#### Data to use ####
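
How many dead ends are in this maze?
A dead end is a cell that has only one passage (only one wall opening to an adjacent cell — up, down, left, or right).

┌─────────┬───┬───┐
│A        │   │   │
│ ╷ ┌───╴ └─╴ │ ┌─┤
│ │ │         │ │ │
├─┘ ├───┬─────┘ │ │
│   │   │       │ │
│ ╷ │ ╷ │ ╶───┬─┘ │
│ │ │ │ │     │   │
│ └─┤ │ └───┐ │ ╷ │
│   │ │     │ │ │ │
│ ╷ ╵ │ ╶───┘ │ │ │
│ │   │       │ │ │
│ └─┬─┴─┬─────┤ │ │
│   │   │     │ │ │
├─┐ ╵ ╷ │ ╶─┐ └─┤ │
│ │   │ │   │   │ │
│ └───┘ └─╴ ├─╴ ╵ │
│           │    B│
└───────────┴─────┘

Checking each cell for number of passages:

Dead ends found at positions:
  (0, 5)
  (0, 8)
  (1, 0)
  (1, 2)
  (1, 8)
  (3, 1)
  (4, 5)
  (6, 7)
  (7, 0)
  (8, 6)
Total dead ends: 10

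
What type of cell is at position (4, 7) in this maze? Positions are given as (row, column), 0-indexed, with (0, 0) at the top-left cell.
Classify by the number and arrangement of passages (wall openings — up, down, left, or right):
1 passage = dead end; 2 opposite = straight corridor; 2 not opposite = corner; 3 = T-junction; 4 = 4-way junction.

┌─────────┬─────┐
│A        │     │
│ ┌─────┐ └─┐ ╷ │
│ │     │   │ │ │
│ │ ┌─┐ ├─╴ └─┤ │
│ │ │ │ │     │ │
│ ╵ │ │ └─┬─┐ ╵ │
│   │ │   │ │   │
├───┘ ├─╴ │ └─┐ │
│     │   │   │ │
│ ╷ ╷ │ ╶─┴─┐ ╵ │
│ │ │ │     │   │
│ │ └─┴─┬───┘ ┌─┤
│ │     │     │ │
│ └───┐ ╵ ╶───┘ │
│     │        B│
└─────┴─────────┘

Checking cell at (4, 7):
Number of passages: 2
Cell type: straight corridor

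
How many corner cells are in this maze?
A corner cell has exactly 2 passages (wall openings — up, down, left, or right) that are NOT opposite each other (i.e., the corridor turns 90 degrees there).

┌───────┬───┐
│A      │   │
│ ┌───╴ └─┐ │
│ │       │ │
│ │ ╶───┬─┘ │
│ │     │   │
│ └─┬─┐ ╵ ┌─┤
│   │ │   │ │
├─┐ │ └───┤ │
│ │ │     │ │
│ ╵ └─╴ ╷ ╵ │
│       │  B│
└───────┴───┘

Counting corner cells (2 non-opposite passages):
Total corners: 18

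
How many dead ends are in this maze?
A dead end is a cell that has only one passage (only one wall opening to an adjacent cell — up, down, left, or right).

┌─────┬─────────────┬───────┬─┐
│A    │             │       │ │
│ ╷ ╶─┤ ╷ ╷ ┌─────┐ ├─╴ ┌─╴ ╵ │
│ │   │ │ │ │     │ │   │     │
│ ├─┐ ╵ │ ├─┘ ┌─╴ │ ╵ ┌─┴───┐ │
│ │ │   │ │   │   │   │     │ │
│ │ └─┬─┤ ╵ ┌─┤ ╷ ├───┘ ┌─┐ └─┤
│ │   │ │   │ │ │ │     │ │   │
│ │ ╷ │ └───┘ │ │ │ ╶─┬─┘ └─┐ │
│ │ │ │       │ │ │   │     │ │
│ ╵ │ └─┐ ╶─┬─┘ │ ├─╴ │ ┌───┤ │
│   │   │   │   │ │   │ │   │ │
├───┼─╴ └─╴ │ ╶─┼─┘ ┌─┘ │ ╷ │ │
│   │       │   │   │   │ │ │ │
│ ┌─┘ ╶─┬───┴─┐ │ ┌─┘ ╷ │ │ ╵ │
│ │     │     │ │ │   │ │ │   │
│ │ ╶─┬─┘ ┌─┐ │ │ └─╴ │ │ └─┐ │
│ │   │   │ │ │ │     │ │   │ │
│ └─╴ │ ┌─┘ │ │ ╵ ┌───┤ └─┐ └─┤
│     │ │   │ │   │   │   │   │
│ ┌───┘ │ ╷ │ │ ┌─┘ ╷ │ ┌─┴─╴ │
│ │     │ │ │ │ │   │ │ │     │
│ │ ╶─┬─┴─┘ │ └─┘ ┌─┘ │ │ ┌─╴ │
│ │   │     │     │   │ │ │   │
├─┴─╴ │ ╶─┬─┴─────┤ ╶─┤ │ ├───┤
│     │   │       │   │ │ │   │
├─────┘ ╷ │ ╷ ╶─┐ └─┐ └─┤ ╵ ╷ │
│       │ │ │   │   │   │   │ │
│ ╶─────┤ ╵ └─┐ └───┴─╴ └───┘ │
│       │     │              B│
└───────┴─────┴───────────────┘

Checking each cell for number of passages:

Dead ends found at positions:
  (0, 2)
  (0, 10)
  (0, 14)
  (1, 5)
  (1, 12)
  (2, 1)
  (2, 14)
  (3, 3)
  (3, 6)
  (3, 12)
  (4, 13)
  (5, 8)
  (6, 1)
  (7, 3)
  (7, 9)
  (8, 5)
  (8, 14)
  (9, 12)
  (10, 4)
  (10, 7)
  (11, 0)
  (11, 13)
  (12, 0)
  (12, 11)
  (13, 9)
  (14, 3)
  (14, 6)
Total dead ends: 27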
####
Give the count of lines in the entries above that hold the word "openings", with no other words.

• Answer to this exercise
2